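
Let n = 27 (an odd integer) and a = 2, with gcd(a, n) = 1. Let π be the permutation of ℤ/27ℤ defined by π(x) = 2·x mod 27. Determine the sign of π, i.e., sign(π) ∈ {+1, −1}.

-1

Orbit of 7 under x↦2x: [7, 14, 1, 2, 4, 8, 16]… (length divides ord_27(2)).
Decompose π into cycles: lengths [18, 6, 2, 1] (4 cycles, including the fixed point 0).
27 − 4 = 23 transpositions; sign(π) = (−1)^23 = -1.
Via Zolotarev, sign(π_{2}) = (2|27) = -1.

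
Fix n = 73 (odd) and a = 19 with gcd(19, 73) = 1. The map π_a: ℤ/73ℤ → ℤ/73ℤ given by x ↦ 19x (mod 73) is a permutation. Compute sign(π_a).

+1

Start at x=67: 67 → 32 → 24 → 18 → 50 → 1 → 19 → … (one orbit).
Cycle lengths of π_19 on ℤ/73ℤ: [36, 36, 1]; 3 cycles in total.
Σ(ℓ_i−1) = 73−3 = 70; sign = (−1)^70 = +1.
Via Zolotarev, sign(π_{19}) = (19|73) = +1.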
+ + +
→ What you are asked to do: All lines from the one that contains "Fix n = 73 (odd)" to the last line above must be given again exactly, with both included and nothing added.

→ Output below:
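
Fix n = 73 (odd) and a = 19 with gcd(19, 73) = 1. The map π_a: ℤ/73ℤ → ℤ/73ℤ given by x ↦ 19x (mod 73) is a permutation. Compute sign(π_a).

+1

Start at x=67: 67 → 32 → 24 → 18 → 50 → 1 → 19 → … (one orbit).
Cycle lengths of π_19 on ℤ/73ℤ: [36, 36, 1]; 3 cycles in total.
Σ(ℓ_i−1) = 73−3 = 70; sign = (−1)^70 = +1.
Via Zolotarev, sign(π_{19}) = (19|73) = +1.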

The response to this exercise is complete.